----- Task input -----

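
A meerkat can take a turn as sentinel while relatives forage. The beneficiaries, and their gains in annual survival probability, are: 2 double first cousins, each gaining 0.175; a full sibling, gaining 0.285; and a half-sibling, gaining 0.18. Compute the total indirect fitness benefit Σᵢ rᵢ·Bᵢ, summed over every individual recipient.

0.275

r to a double first cousin = 1/4 (double first cousins share both grandparent pairs — four paths of length 4: r = 4·(1/2)^4 = 1/4).
r to a full sibling = 0.5 (full sibs share both parents — two paths of length 2: r = 2·(1/2)^2 = 1/2).
r to a half-sibling = 1/4 (half-sibs share one parent — one path of length 2: r = (1/2)^2 = 1/4).
Summing one r·B term per recipient: 2·0.25·0.175 + 1·0.5·0.285 + 1·0.25·0.18 = 0.275.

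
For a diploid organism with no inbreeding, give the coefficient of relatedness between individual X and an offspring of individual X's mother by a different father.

Each parent–offspring link contributes a factor of 1/2, and independent paths through distinct common ancestors add.
Half-sibs share one parent — one path of length 2: r = (1/2)^2 = 1/4.

0.25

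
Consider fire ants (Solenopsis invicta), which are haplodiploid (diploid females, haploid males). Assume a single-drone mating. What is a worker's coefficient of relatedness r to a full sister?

0.75

Haplodiploid full sisters inherit their father's entire haploid genome identically (contributing 1/2) and on average half of their mother's contribution (1/2 · 1/2 = 1/4); r = 1/2 + 1/4 = 3/4.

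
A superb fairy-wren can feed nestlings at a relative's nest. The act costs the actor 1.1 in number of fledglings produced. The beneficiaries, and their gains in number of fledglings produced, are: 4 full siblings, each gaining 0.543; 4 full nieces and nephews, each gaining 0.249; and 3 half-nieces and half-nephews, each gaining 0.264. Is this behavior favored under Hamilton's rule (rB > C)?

Yes

Hamilton's rule: the trait is favored when the sum of r·B over every recipient exceeds the actor's cost C.
r to a full sibling = 0.5 (full sibs share both parents — two paths of length 2: r = 2·(1/2)^2 = 1/2).
r to a full niece or nephew = 0.25 (full aunt/uncle↔niece/nephew: two paths of length 3 through the shared grandparent pair: r = 2·(1/2)^3 = 1/4).
r to a half-niece or half-nephew = 1/8 (half-aunt/uncle↔niece/nephew: one path of length 3: r = (1/2)^3 = 1/8).
Summing one r·B term per recipient: 4·0.5·0.543 + 4·0.25·0.249 + 3·0.125·0.264 = 1.434.
1.434 > 1.1: the indirect benefit exceeds the cost.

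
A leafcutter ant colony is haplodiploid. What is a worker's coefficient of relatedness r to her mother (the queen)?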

-----

> **Task details**
So that nothing is lost, please reproduce each entry exactly as written.

> **Result of the task**
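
A meerkat can take a turn as sentinel while relatives forage. The beneficiaries, and their gains in annual survival probability, are: 2 double first cousins, each gaining 0.175; a full sibling, gaining 0.285; and a half-sibling, gaining 0.18. Compute the total indirect fitness benefit Σᵢ rᵢ·Bᵢ, summed over every individual recipient.

0.275

r to a double first cousin = 1/4 (double first cousins share both grandparent pairs — four paths of length 4: r = 4·(1/2)^4 = 1/4).
r to a full sibling = 0.5 (full sibs share both parents — two paths of length 2: r = 2·(1/2)^2 = 1/2).
r to a half-sibling = 1/4 (half-sibs share one parent — one path of length 2: r = (1/2)^2 = 1/4).
Summing one r·B term per recipient: 2·0.25·0.175 + 1·0.5·0.285 + 1·0.25·0.18 = 0.275.

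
For a diploid organism with no inbreeding, give the coefficient of relatedness between individual X and an offspring of individual X's mother by a different father.

Each parent–offspring link contributes a factor of 1/2, and independent paths through distinct common ancestors add.
Half-sibs share one parent — one path of length 2: r = (1/2)^2 = 1/4.

0.25

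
Consider fire ants (Solenopsis invicta), which are haplodiploid (diploid females, haploid males). Assume a single-drone mating. What is a worker's coefficient of relatedness r to a full sister?

0.75

Haplodiploid full sisters inherit their father's entire haploid genome identically (contributing 1/2) and on average half of their mother's contribution (1/2 · 1/2 = 1/4); r = 1/2 + 1/4 = 3/4.

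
A superb fairy-wren can feed nestlings at a relative's nest. The act costs the actor 1.1 in number of fledglings produced. The beneficiaries, and their gains in number of fledglings produced, are: 4 full siblings, each gaining 0.543; 4 full nieces and nephews, each gaining 0.249; and 3 half-nieces and half-nephews, each gaining 0.264. Is this behavior favored under Hamilton's rule (rB > C)?

Yes

Hamilton's rule: the trait is favored when the sum of r·B over every recipient exceeds the actor's cost C.
r to a full sibling = 0.5 (full sibs share both parents — two paths of length 2: r = 2·(1/2)^2 = 1/2).
r to a full niece or nephew = 0.25 (full aunt/uncle↔niece/nephew: two paths of length 3 through the shared grandparent pair: r = 2·(1/2)^3 = 1/4).
r to a half-niece or half-nephew = 1/8 (half-aunt/uncle↔niece/nephew: one path of length 3: r = (1/2)^3 = 1/8).
Summing one r·B term per recipient: 4·0.5·0.543 + 4·0.25·0.249 + 3·0.125·0.264 = 1.434.
1.434 > 1.1: the indirect benefit exceeds the cost.

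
A leafcutter ant colony is haplodiploid. What is a worker's coefficient of relatedness r to her mother (the queen)?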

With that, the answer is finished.